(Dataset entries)
§
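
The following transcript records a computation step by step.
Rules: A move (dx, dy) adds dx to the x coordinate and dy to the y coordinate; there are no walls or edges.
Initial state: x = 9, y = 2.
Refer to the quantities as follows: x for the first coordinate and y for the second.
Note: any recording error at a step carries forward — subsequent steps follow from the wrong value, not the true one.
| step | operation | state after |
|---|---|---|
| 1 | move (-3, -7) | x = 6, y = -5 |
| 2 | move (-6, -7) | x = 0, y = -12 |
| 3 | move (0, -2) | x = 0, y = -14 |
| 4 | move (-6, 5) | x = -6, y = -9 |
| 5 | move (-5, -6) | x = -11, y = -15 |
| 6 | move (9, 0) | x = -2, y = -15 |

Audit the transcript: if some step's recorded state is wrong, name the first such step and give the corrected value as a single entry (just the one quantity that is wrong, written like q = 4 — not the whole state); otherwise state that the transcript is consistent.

Recomputing the run from the initial state:
step 1: x = 6, y = -5
step 2: x = 0, y = -12
step 3: x = 0, y = -14
step 4: x = -6, y = -9
step 5: x = -11, y = -15
step 6: x = -2, y = -15
This matches the transcript at every step.

no error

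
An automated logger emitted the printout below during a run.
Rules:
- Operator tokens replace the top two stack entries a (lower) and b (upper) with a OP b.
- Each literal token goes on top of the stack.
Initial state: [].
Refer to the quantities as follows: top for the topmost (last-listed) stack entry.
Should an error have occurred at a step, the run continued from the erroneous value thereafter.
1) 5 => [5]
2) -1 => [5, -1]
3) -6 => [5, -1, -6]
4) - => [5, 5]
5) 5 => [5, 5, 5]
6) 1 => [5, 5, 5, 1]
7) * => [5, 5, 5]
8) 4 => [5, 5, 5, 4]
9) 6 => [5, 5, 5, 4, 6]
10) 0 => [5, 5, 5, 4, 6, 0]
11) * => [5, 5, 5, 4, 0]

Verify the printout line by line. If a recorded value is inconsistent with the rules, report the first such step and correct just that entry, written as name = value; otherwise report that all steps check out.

1. push 5: top = 5 (consistent with the printout)
2. push -1: top = -1 (agrees with the printout)
3. push -6: top = -6 (consistent with the printout)
4. -1 - -6 = 5 (checks out)
5. push 5: top = 5 (in agreement)
6. push 1: top = 1 (agrees with the printout)
7. 5 * 1 = 5 (checks out)
8. push 4: top = 4 (same as recorded)
9. push 6: top = 6 (in agreement)
10. push 0: top = 0 (exactly as logged)
11. 6 * 0 = 0 (no discrepancy)
All entries verified; no error found.

no error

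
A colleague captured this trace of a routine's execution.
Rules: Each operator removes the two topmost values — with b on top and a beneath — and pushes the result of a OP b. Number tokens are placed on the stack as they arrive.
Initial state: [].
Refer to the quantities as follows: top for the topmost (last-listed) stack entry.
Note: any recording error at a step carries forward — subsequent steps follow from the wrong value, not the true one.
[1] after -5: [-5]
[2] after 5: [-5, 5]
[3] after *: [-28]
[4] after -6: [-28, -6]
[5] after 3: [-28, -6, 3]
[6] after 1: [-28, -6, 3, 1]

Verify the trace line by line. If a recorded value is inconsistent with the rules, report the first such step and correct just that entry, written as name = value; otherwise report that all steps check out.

step 3, top = -25

1. push -5: top = -5 (matches)
2. push 5: top = 5 (agrees with the trace)
3. -5 * 5 = -25 (this is not what the trace shows)
First incorrect step: 3; the correct value is top = -25.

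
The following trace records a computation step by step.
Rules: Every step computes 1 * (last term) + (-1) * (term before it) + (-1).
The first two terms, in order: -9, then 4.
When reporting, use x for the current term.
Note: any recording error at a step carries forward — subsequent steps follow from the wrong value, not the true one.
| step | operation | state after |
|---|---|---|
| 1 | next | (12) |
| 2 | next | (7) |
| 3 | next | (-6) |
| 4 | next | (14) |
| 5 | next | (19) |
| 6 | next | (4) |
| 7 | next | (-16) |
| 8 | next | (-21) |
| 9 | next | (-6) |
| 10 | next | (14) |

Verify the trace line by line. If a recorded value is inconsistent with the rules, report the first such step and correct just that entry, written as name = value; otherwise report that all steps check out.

step 4, x = -14

Step 1: x = 1*(4) + (-1)*(-9) + (-1) = 12 — same as recorded.
Step 2: x = 1*(12) + (-1)*(4) + (-1) = 7 — same as recorded.
Step 3: x = 1*(7) + (-1)*(12) + (-1) = -6 — checks out.
Step 4: x = 1*(-6) + (-1)*(7) + (-1) = -14 — the recorded entry deviates here.
The audit stops at step 4: the recorded entry is wrong and should be x = -14.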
§
### [WHAT TO PRODUCE]
Exactly as they stand, please print the lines from the first line of the records above down to the line that includes "x = -2, y = -15 |", both of those included and no others.

### [TASK RESPONSE]
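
The following transcript records a computation step by step.
Rules: A move (dx, dy) adds dx to the x coordinate and dy to the y coordinate; there are no walls or edges.
Initial state: x = 9, y = 2.
Refer to the quantities as follows: x for the first coordinate and y for the second.
Note: any recording error at a step carries forward — subsequent steps follow from the wrong value, not the true one.
| step | operation | state after |
|---|---|---|
| 1 | move (-3, -7) | x = 6, y = -5 |
| 2 | move (-6, -7) | x = 0, y = -12 |
| 3 | move (0, -2) | x = 0, y = -14 |
| 4 | move (-6, 5) | x = -6, y = -9 |
| 5 | move (-5, -6) | x = -11, y = -15 |
| 6 | move (9, 0) | x = -2, y = -15 |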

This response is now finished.